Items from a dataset

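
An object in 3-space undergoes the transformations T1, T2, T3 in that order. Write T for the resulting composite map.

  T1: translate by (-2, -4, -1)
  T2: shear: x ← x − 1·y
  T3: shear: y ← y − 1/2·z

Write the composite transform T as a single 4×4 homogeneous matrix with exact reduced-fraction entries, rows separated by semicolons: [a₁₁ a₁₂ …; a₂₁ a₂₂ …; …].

T = [1 -1 0 2; 0 1 -1/2 -7/2; 0 0 1 -1; 0 0 0 1]

T1 = [1 0 0 -2; 0 1 0 -4; 0 0 1 -1; 0 0 0 1]
T2·T1 = [1 -1 0 2; 0 1 0 -4; 0 0 1 -1; 0 0 0 1]
T3·…·T1 = [1 -1 0 2; 0 1 -1/2 -7/2; 0 0 1 -1; 0 0 0 1]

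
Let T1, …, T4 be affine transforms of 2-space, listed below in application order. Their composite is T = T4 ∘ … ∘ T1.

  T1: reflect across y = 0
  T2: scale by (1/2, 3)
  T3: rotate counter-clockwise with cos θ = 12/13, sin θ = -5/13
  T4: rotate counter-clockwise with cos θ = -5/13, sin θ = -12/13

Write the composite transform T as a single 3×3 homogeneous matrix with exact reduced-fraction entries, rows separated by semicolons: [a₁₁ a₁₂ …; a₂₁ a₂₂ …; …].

T = [-60/169 -357/169 0; -119/338 360/169 0; 0 0 1]

T1 = [1 0 0; 0 -1 0; 0 0 1]
T2·T1 = [1/2 0 0; 0 -3 0; 0 0 1]
T3·…·T1 = [6/13 -15/13 0; -5/26 -36/13 0; 0 0 1]
T4·…·T1 = [-60/169 -357/169 0; -119/338 360/169 0; 0 0 1]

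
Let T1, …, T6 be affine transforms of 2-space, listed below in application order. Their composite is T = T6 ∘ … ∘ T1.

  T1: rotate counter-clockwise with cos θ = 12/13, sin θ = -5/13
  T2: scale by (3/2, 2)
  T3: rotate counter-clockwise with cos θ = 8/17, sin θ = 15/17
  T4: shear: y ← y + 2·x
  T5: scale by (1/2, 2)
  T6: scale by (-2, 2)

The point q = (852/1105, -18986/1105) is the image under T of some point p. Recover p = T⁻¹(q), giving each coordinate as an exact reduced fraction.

p = (-8/5, -1)

T1 = [12/13 5/13 0; -5/13 12/13 0; 0 0 1]
T2·T1 = [18/13 15/26 0; -10/13 24/13 0; 0 0 1]
T3·…·T1 = [294/221 -300/221 0; 190/221 609/442 0; 0 0 1]
T4·…·T1 = [294/221 -300/221 0; 778/221 -591/442 0; 0 0 1]
T5·…·T1 = [147/221 -150/221 0; 1556/221 -591/221 0; 0 0 1]
T6·…·T1 = [-294/221 300/221 0; 3112/221 -1182/221 0; 0 0 1]
det M = -12; M⁻¹ = [197/442 25/221 0; 778/663 49/442 0; 0 0 1]
M⁻¹ · (852/1105, -18986/1105)ᵀ = (-8/5, -1)ᵀ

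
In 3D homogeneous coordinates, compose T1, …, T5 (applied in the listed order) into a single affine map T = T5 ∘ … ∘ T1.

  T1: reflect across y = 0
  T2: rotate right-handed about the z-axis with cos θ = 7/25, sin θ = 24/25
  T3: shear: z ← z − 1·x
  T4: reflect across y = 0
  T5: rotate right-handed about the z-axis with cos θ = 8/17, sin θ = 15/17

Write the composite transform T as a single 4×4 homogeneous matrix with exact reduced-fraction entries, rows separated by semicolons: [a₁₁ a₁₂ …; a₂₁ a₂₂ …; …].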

Task instructions
When you answer, repeat each entry exactly as it appears above.

Your solution
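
An object in 3-space undergoes the transformations T1, T2, T3 in that order. Write T for the resulting composite map.

  T1: translate by (-2, -4, -1)
  T2: shear: x ← x − 1·y
  T3: shear: y ← y − 1/2·z

Write the composite transform T as a single 4×4 homogeneous matrix with exact reduced-fraction entries, rows separated by semicolons: [a₁₁ a₁₂ …; a₂₁ a₂₂ …; …].

T = [1 -1 0 2; 0 1 -1/2 -7/2; 0 0 1 -1; 0 0 0 1]

T1 = [1 0 0 -2; 0 1 0 -4; 0 0 1 -1; 0 0 0 1]
T2·T1 = [1 -1 0 2; 0 1 0 -4; 0 0 1 -1; 0 0 0 1]
T3·…·T1 = [1 -1 0 2; 0 1 -1/2 -7/2; 0 0 1 -1; 0 0 0 1]

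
Let T1, …, T4 be affine transforms of 2-space, listed below in application order. Their composite is T = T4 ∘ … ∘ T1.

  T1: reflect across y = 0
  T2: scale by (1/2, 3)
  T3: rotate counter-clockwise with cos θ = 12/13, sin θ = -5/13
  T4: rotate counter-clockwise with cos θ = -5/13, sin θ = -12/13

Write the composite transform T as a single 3×3 homogeneous matrix with exact reduced-fraction entries, rows separated by semicolons: [a₁₁ a₁₂ …; a₂₁ a₂₂ …; …].

T = [-60/169 -357/169 0; -119/338 360/169 0; 0 0 1]

T1 = [1 0 0; 0 -1 0; 0 0 1]
T2·T1 = [1/2 0 0; 0 -3 0; 0 0 1]
T3·…·T1 = [6/13 -15/13 0; -5/26 -36/13 0; 0 0 1]
T4·…·T1 = [-60/169 -357/169 0; -119/338 360/169 0; 0 0 1]

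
Let T1, …, T6 be affine transforms of 2-space, listed below in application order. Their composite is T = T6 ∘ … ∘ T1.

  T1: rotate counter-clockwise with cos θ = 12/13, sin θ = -5/13
  T2: scale by (3/2, 2)
  T3: rotate counter-clockwise with cos θ = 8/17, sin θ = 15/17
  T4: shear: y ← y + 2·x
  T5: scale by (1/2, 2)
  T6: scale by (-2, 2)

The point q = (852/1105, -18986/1105) is the image under T of some point p. Recover p = T⁻¹(q), giving each coordinate as an exact reduced fraction.

p = (-8/5, -1)

T1 = [12/13 5/13 0; -5/13 12/13 0; 0 0 1]
T2·T1 = [18/13 15/26 0; -10/13 24/13 0; 0 0 1]
T3·…·T1 = [294/221 -300/221 0; 190/221 609/442 0; 0 0 1]
T4·…·T1 = [294/221 -300/221 0; 778/221 -591/442 0; 0 0 1]
T5·…·T1 = [147/221 -150/221 0; 1556/221 -591/221 0; 0 0 1]
T6·…·T1 = [-294/221 300/221 0; 3112/221 -1182/221 0; 0 0 1]
det M = -12; M⁻¹ = [197/442 25/221 0; 778/663 49/442 0; 0 0 1]
M⁻¹ · (852/1105, -18986/1105)ᵀ = (-8/5, -1)ᵀ

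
In 3D homogeneous coordinates, compose T1, …, T5 (applied in the listed order) into a single affine map T = T5 ∘ … ∘ T1.

  T1: reflect across y = 0
  T2: rotate right-handed about the z-axis with cos θ = 7/25, sin θ = 24/25
  T3: shear: z ← z − 1·x
  T4: reflect across y = 0
  T5: rotate right-handed about the z-axis with cos θ = 8/17, sin θ = 15/17

Write the composite transform T as a single 4×4 homogeneous matrix with exact reduced-fraction entries, rows separated by semicolons: [a₁₁ a₁₂ …; a₂₁ a₂₂ …; …].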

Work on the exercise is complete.